* TASK GOAL *
An exact copy of all the data below is needed.
DATASET RECORDS below:
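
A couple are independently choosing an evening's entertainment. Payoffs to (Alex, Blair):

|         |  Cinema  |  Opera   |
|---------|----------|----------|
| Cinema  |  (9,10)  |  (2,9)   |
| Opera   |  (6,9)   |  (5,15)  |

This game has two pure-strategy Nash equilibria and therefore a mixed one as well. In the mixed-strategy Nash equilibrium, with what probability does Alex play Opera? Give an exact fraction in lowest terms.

Alex's mix p on Cinema must make Blair indifferent between Cinema and Opera.
Blair's payoff from Cinema: 10p + 9(1−p). From Opera: 9p + 15(1−p).
Set equal: 1p = 6(1−p) → p = 6/7.
Probability on Opera is 1 − 6/7 = 1/7.

1/7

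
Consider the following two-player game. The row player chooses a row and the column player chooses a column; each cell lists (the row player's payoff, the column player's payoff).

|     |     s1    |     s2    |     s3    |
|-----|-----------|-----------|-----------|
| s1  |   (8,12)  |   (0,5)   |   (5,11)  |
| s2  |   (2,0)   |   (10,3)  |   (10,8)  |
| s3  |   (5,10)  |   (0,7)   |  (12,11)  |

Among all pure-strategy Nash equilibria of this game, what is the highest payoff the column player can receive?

Both s1 is a pure NE (the row player: 8 ≥ 5; the column player: 12 ≥ 11). The column player gets 12.
Both s3 is a pure NE (the row player: 12 ≥ 10; the column player: 11 ≥ 10). The column player gets 11.
Every other cell has a profitable deviation for at least one player. Highest of {12, 11} is 12.

12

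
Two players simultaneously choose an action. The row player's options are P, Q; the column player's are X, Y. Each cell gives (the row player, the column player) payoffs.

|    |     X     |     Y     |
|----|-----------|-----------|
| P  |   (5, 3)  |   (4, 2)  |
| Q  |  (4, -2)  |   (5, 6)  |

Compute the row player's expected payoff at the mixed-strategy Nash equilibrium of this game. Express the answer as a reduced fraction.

The column player mixes with probability q on X, chosen so the row player is indifferent: 5q + 4(1−q) = 4q + 5(1−q) gives q = 1/2.
The row player's expected payoff (from either row, since indifferent) is 5·1/2 + 4·1/2 = 9/2.

9/2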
End of DATASET RECORDS.
* SOLUTION *
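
A couple are independently choosing an evening's entertainment. Payoffs to (Alex, Blair):

|         |  Cinema  |  Opera   |
|---------|----------|----------|
| Cinema  |  (9,10)  |  (2,9)   |
| Opera   |  (6,9)   |  (5,15)  |

This game has two pure-strategy Nash equilibria and therefore a mixed one as well. In the mixed-strategy Nash equilibrium, with what probability does Alex play Opera? Give an exact fraction in lowest terms.

Alex's mix p on Cinema must make Blair indifferent between Cinema and Opera.
Blair's payoff from Cinema: 10p + 9(1−p). From Opera: 9p + 15(1−p).
Set equal: 1p = 6(1−p) → p = 6/7.
Probability on Opera is 1 − 6/7 = 1/7.

1/7

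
Consider the following two-player game. The row player chooses a row and the column player chooses a column; each cell lists (the row player's payoff, the column player's payoff).

|     |     s1    |     s2    |     s3    |
|-----|-----------|-----------|-----------|
| s1  |   (8,12)  |   (0,5)   |   (5,11)  |
| s2  |   (2,0)   |   (10,3)  |   (10,8)  |
| s3  |   (5,10)  |   (0,7)   |  (12,11)  |

Among all pure-strategy Nash equilibria of this game, what is the highest payoff the column player can receive?

Both s1 is a pure NE (the row player: 8 ≥ 5; the column player: 12 ≥ 11). The column player gets 12.
Both s3 is a pure NE (the row player: 12 ≥ 10; the column player: 11 ≥ 10). The column player gets 11.
Every other cell has a profitable deviation for at least one player. Highest of {12, 11} is 12.

12

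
Two players simultaneously choose an action. The row player's options are P, Q; the column player's are X, Y. Each cell gives (the row player, the column player) payoffs.

|    |     X     |     Y     |
|----|-----------|-----------|
| P  |   (5, 3)  |   (4, 2)  |
| Q  |  (4, -2)  |   (5, 6)  |

Compute the row player's expected payoff at the mixed-strategy Nash equilibrium of this game. Express the answer as a reduced fraction.

The column player mixes with probability q on X, chosen so the row player is indifferent: 5q + 4(1−q) = 4q + 5(1−q) gives q = 1/2.
The row player's expected payoff (from either row, since indifferent) is 5·1/2 + 4·1/2 = 9/2.

9/2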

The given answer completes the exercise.